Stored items
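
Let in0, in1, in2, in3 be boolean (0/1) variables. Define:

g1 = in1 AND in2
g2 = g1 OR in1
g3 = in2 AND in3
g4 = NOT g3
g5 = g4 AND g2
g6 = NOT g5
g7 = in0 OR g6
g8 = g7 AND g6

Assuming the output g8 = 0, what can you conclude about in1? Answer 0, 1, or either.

g8 = g7 AND g6 must be 0, so at least one of g7, g6 is 0.
Every assignment with g8 = 0 has in1 = 1; there are 6 such assignment(s).

1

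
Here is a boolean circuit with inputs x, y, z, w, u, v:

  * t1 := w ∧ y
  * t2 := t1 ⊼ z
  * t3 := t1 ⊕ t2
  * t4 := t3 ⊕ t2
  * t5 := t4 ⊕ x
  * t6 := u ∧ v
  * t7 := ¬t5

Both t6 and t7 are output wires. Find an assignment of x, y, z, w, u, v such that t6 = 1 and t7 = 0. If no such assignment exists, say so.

x=0 y=1 z=0 w=1 u=1 v=1

Check with x=0 y=1 z=0 w=1 u=1 v=1:
t1 = w ∧ y = 1 ∧ 1 = 1
t2 = t1 ⊼ z = 1 ⊼ 0 = 1
t3 = t1 ⊕ t2 = 1 ⊕ 1 = 0
t4 = t3 ⊕ t2 = 0 ⊕ 1 = 1
t5 = t4 ⊕ x = 1 ⊕ 0 = 1
t6 = u ∧ v = 1 ∧ 1 = 1
t7 = ¬t5 = ¬1 = 0
So t6 = 1 and t7 = 0.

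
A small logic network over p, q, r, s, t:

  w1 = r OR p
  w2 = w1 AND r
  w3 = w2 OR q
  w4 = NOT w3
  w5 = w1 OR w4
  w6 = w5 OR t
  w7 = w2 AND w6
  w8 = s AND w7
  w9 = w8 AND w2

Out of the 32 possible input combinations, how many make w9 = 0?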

■ **WHAT IS NEEDED**
Nothing should be altered. Set down all the data again.

■ **EXERCISE SOLUTION**
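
Let in0, in1, in2, in3 be boolean (0/1) variables. Define:

g1 = in1 AND in2
g2 = g1 OR in1
g3 = in2 AND in3
g4 = NOT g3
g5 = g4 AND g2
g6 = NOT g5
g7 = in0 OR g6
g8 = g7 AND g6

Assuming the output g8 = 0, what can you conclude about in1? Answer 0, 1, or either.

g8 = g7 AND g6 must be 0, so at least one of g7, g6 is 0.
Every assignment with g8 = 0 has in1 = 1; there are 6 such assignment(s).

1

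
Here is a boolean circuit with inputs x, y, z, w, u, v:

  * t1 := w ∧ y
  * t2 := t1 ⊼ z
  * t3 := t1 ⊕ t2
  * t4 := t3 ⊕ t2
  * t5 := t4 ⊕ x
  * t6 := u ∧ v
  * t7 := ¬t5

Both t6 and t7 are output wires. Find an assignment of x, y, z, w, u, v such that t6 = 1 and t7 = 0. If no such assignment exists, say so.

x=0 y=1 z=0 w=1 u=1 v=1

Check with x=0 y=1 z=0 w=1 u=1 v=1:
t1 = w ∧ y = 1 ∧ 1 = 1
t2 = t1 ⊼ z = 1 ⊼ 0 = 1
t3 = t1 ⊕ t2 = 1 ⊕ 1 = 0
t4 = t3 ⊕ t2 = 0 ⊕ 1 = 1
t5 = t4 ⊕ x = 1 ⊕ 0 = 1
t6 = u ∧ v = 1 ∧ 1 = 1
t7 = ¬t5 = ¬1 = 0
So t6 = 1 and t7 = 0.

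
A small logic network over p, q, r, s, t:

  w1 = r OR p
  w2 = w1 AND r
  w3 = w2 OR q
  w4 = NOT w3
  w5 = w1 OR w4
  w6 = w5 OR t
  w7 = w2 AND w6
  w8 = s AND w7
  w9 = w8 AND w2

Out of the 32 possible input combinations, how many make w9 = 0?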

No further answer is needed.